== Extracted data ==
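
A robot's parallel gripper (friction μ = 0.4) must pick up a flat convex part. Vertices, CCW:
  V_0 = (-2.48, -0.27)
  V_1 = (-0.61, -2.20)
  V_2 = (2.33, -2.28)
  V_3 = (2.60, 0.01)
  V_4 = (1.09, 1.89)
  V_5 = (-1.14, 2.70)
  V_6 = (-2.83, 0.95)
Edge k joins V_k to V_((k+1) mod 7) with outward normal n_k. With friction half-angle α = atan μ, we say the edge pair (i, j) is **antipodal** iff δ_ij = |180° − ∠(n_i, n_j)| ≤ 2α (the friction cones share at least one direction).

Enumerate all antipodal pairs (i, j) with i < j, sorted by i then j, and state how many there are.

count = 6; pairs: (0,3), (0,4), (1,4), (2,5), (2,6), (3,6)

α = atan 0.4 = 21.80°;  2α = 43.60°
n_0 = (-0.7182, -0.6959)
n_1 = (-0.0272, -0.9996)
n_2 = (+0.9931, -0.1171)
n_3 = (+0.7797, +0.6262)
n_4 = (+0.3414, +0.9399)
n_5 = (-0.7193, +0.6947)
n_6 = (-0.9612, -0.2758)
  (0,1): δ = 135.65°  ·
  (0,2): δ = 50.82°  ·
  (0,3): δ = 5.32°  ✓
  (0,4): δ = 25.94°  ✓
  (0,5): δ = 91.90°  ·
  (0,6): δ = 151.91°  ·
  (1,2): δ = 95.17°  ·
  (1,3): δ = 49.67°  ·
  (1,4): δ = 18.40°  ✓
  (1,5): δ = 47.56°  ·
  (1,6): δ = 107.57°  ·
  (2,3): δ = 134.50°  ·
  (2,4): δ = 103.24°  ·
  (2,5): δ = 37.28°  ✓
  (2,6): δ = 22.73°  ✓
  (3,4): δ = 148.73°  ·
  (3,5): δ = 82.77°  ·
  (3,6): δ = 22.76°  ✓
  (4,5): δ = 114.04°  ·
  (4,6): δ = 54.03°  ·
  (5,6): δ = 119.99°  ·
antipodal pairs: 6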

== Try it ==
Look through the material and copy each line that has "friction".

== Answer section ==
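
A robot's parallel gripper (friction μ = 0.4) must pick up a flat convex part. Vertices, CCW:
Edge k joins V_k to V_((k+1) mod 7) with outward normal n_k. With friction half-angle α = atan μ, we say the edge pair (i, j) is **antipodal** iff δ_ij = |180° − ∠(n_i, n_j)| ≤ 2α (the friction cones share at least one direction).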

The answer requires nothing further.